Problem details → Transcribe everything in the records, dropping and changing nothing.

Given data →
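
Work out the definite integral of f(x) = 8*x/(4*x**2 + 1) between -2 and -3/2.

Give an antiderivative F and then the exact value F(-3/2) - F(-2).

Antiderivative: F(x) = log(4*x**2 + 1); value = -log(17) + log(10)

The substitution u = 4*x**2 + 1 works: f is exactly (dF/du)*(du/dx) for that inner function.
F(x) = log(4*x**2 + 1) is an antiderivative of f.
Check: d/dx[log(4*x**2 + 1)] = 8*x/(4*x**2 + 1) = f(x).
F(-3/2) = log(10); F(-2) = log(17).
Integral = F(-3/2) - F(-2) = -log(17) + log(10).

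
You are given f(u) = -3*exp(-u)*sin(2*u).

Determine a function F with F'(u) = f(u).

An antiderivative is F(u) = (3*sin(2*u) + 6*cos(2*u))*exp(-u)/5.

Any candidate F(u) must reproduce f(u) exactly when differentiated.
Check: d/du[(3*sin(2*u) + 6*cos(2*u))*exp(-u)/5] = -3*exp(-u)*sin(2*u) = f(u).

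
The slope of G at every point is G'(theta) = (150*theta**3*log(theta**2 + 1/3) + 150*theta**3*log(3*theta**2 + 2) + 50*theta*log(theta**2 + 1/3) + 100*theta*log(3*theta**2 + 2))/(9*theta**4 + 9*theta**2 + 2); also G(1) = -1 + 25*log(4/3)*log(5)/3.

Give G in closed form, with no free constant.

G(theta) = 25*log(theta**2 + 1/3)*log(3*theta**2 + 2)/3 - 1

Recognize the product-rule pattern: G'(theta) = u'v + uv' with u = 25*log(3*theta**2 + 2)/3, v = log(theta**2 + 1/3), so integration by parts undoes it.
A general antiderivative is 25*log(theta**2 + 1/3)*log(3*theta**2 + 2)/3 + C.
The condition gives C = -1 + 25*log(4/3)*log(5)/3 - (25*log(4/3)*log(5)/3) = -1.
So G(theta) = 25*log(theta**2 + 1/3)*log(3*theta**2 + 2)/3 - 1.
Check: d/dtheta[25*log(theta**2 + 1/3)*log(3*theta**2 + 2)/3 - 1] = (150*theta**3*log(theta**2 + 1/3) + 150*theta**3*log(3*theta**2 + 2) + 50*theta*log(theta**2 + 1/3) + 100*theta*log(3*theta**2 + 2))/(9*theta**4 + 9*theta**2 + 2) = G'(theta).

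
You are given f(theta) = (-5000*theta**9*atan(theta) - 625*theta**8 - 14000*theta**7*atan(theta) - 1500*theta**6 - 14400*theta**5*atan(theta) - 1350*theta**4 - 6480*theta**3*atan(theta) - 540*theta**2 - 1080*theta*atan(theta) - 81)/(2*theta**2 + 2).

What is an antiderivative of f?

An antiderivative is F(theta) = -(5*theta**2 + 3)**4*atan(theta)/2.

Recognize the product-rule pattern: f = u'v + uv' with u = -(-5*theta**2 - 3)**4/2, v = atan(theta), so integration by parts undoes it.
Check: d/dtheta[-(5*theta**2 + 3)**4*atan(theta)/2] = (-5000*theta**9*atan(theta) - 625*theta**8 - 14000*theta**7*atan(theta) - 1500*theta**6 - 14400*theta**5*atan(theta) - 1350*theta**4 - 6480*theta**3*atan(theta) - 540*theta**2 - 1080*theta*atan(theta) - 81)/(2*theta**2 + 2) = f(theta).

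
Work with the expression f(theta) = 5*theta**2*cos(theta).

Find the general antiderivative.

F(theta) = 5*theta**2*sin(theta) + 10*theta*cos(theta) - 10*sin(theta) + C

Recover f(theta) by differentiating a candidate F(theta); any mismatch rules it out.
Check: d/dtheta[5*theta**2*sin(theta) + 10*theta*cos(theta) - 10*sin(theta)] = 5*theta**2*cos(theta) = f(theta).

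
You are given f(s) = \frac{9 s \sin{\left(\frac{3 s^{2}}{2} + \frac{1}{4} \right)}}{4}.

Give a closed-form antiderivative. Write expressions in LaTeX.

An antiderivative is F(s) = - \frac{3 \cos{\left(\frac{3 s^{2}}{2} + \frac{1}{4} \right)}}{4}.

f matches the chain-rule pattern g'(h)*h' with inner function h(s) = \frac{3 s^{2}}{2} + \frac{1}{4}; substituting u = h(s) collapses the integral.
Check: d/ds[- \frac{3 \cos{\left(\frac{3 s^{2}}{2} + \frac{1}{4} \right)}}{4}] = \frac{9 s \sin{\left(\frac{3 s^{2}}{2} + \frac{1}{4} \right)}}{4} = f(s).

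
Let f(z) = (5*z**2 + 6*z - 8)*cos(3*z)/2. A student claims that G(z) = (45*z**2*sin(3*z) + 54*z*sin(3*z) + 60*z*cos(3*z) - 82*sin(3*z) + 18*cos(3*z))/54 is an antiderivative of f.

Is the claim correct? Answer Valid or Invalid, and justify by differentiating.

d/dz[G] = 5*z**2*cos(3*z)/2 - 5*z*sin(3*z)/3 + 3*z*cos(3*z) - 31*cos(3*z)/9
d/dz[G] - f(z) = -5*z*sin(3*z)/3 + 5*cos(3*z)/9 != 0.

Invalid: d/dz[G] - f = -5*z*sin(3*z)/3 + 5*cos(3*z)/9, which is not 0.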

Answer space →
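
Work out the definite integral of f(x) = 8*x/(4*x**2 + 1) between -2 and -3/2.

Give an antiderivative F and then the exact value F(-3/2) - F(-2).

Antiderivative: F(x) = log(4*x**2 + 1); value = -log(17) + log(10)

The substitution u = 4*x**2 + 1 works: f is exactly (dF/du)*(du/dx) for that inner function.
F(x) = log(4*x**2 + 1) is an antiderivative of f.
Check: d/dx[log(4*x**2 + 1)] = 8*x/(4*x**2 + 1) = f(x).
F(-3/2) = log(10); F(-2) = log(17).
Integral = F(-3/2) - F(-2) = -log(17) + log(10).

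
You are given f(u) = -3*exp(-u)*sin(2*u).

Determine a function F with F'(u) = f(u).

An antiderivative is F(u) = (3*sin(2*u) + 6*cos(2*u))*exp(-u)/5.

Any candidate F(u) must reproduce f(u) exactly when differentiated.
Check: d/du[(3*sin(2*u) + 6*cos(2*u))*exp(-u)/5] = -3*exp(-u)*sin(2*u) = f(u).

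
The slope of G at every point is G'(theta) = (150*theta**3*log(theta**2 + 1/3) + 150*theta**3*log(3*theta**2 + 2) + 50*theta*log(theta**2 + 1/3) + 100*theta*log(3*theta**2 + 2))/(9*theta**4 + 9*theta**2 + 2); also G(1) = -1 + 25*log(4/3)*log(5)/3.

Give G in closed form, with no free constant.

G(theta) = 25*log(theta**2 + 1/3)*log(3*theta**2 + 2)/3 - 1

Recognize the product-rule pattern: G'(theta) = u'v + uv' with u = 25*log(3*theta**2 + 2)/3, v = log(theta**2 + 1/3), so integration by parts undoes it.
A general antiderivative is 25*log(theta**2 + 1/3)*log(3*theta**2 + 2)/3 + C.
The condition gives C = -1 + 25*log(4/3)*log(5)/3 - (25*log(4/3)*log(5)/3) = -1.
So G(theta) = 25*log(theta**2 + 1/3)*log(3*theta**2 + 2)/3 - 1.
Check: d/dtheta[25*log(theta**2 + 1/3)*log(3*theta**2 + 2)/3 - 1] = (150*theta**3*log(theta**2 + 1/3) + 150*theta**3*log(3*theta**2 + 2) + 50*theta*log(theta**2 + 1/3) + 100*theta*log(3*theta**2 + 2))/(9*theta**4 + 9*theta**2 + 2) = G'(theta).

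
You are given f(theta) = (-5000*theta**9*atan(theta) - 625*theta**8 - 14000*theta**7*atan(theta) - 1500*theta**6 - 14400*theta**5*atan(theta) - 1350*theta**4 - 6480*theta**3*atan(theta) - 540*theta**2 - 1080*theta*atan(theta) - 81)/(2*theta**2 + 2).

What is an antiderivative of f?

An antiderivative is F(theta) = -(5*theta**2 + 3)**4*atan(theta)/2.

Recognize the product-rule pattern: f = u'v + uv' with u = -(-5*theta**2 - 3)**4/2, v = atan(theta), so integration by parts undoes it.
Check: d/dtheta[-(5*theta**2 + 3)**4*atan(theta)/2] = (-5000*theta**9*atan(theta) - 625*theta**8 - 14000*theta**7*atan(theta) - 1500*theta**6 - 14400*theta**5*atan(theta) - 1350*theta**4 - 6480*theta**3*atan(theta) - 540*theta**2 - 1080*theta*atan(theta) - 81)/(2*theta**2 + 2) = f(theta).

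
Work with the expression f(theta) = 5*theta**2*cos(theta).

Find the general antiderivative.

F(theta) = 5*theta**2*sin(theta) + 10*theta*cos(theta) - 10*sin(theta) + C

Recover f(theta) by differentiating a candidate F(theta); any mismatch rules it out.
Check: d/dtheta[5*theta**2*sin(theta) + 10*theta*cos(theta) - 10*sin(theta)] = 5*theta**2*cos(theta) = f(theta).

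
You are given f(s) = \frac{9 s \sin{\left(\frac{3 s^{2}}{2} + \frac{1}{4} \right)}}{4}.

Give a closed-form antiderivative. Write expressions in LaTeX.

An antiderivative is F(s) = - \frac{3 \cos{\left(\frac{3 s^{2}}{2} + \frac{1}{4} \right)}}{4}.

f matches the chain-rule pattern g'(h)*h' with inner function h(s) = \frac{3 s^{2}}{2} + \frac{1}{4}; substituting u = h(s) collapses the integral.
Check: d/ds[- \frac{3 \cos{\left(\frac{3 s^{2}}{2} + \frac{1}{4} \right)}}{4}] = \frac{9 s \sin{\left(\frac{3 s^{2}}{2} + \frac{1}{4} \right)}}{4} = f(s).

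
Let f(z) = (5*z**2 + 6*z - 8)*cos(3*z)/2. A student claims that G(z) = (45*z**2*sin(3*z) + 54*z*sin(3*z) + 60*z*cos(3*z) - 82*sin(3*z) + 18*cos(3*z))/54 is an antiderivative of f.

Is the claim correct? Answer Valid or Invalid, and justify by differentiating.

d/dz[G] = 5*z**2*cos(3*z)/2 - 5*z*sin(3*z)/3 + 3*z*cos(3*z) - 31*cos(3*z)/9
d/dz[G] - f(z) = -5*z*sin(3*z)/3 + 5*cos(3*z)/9 != 0.

Invalid: d/dz[G] - f = -5*z*sin(3*z)/3 + 5*cos(3*z)/9, which is not 0.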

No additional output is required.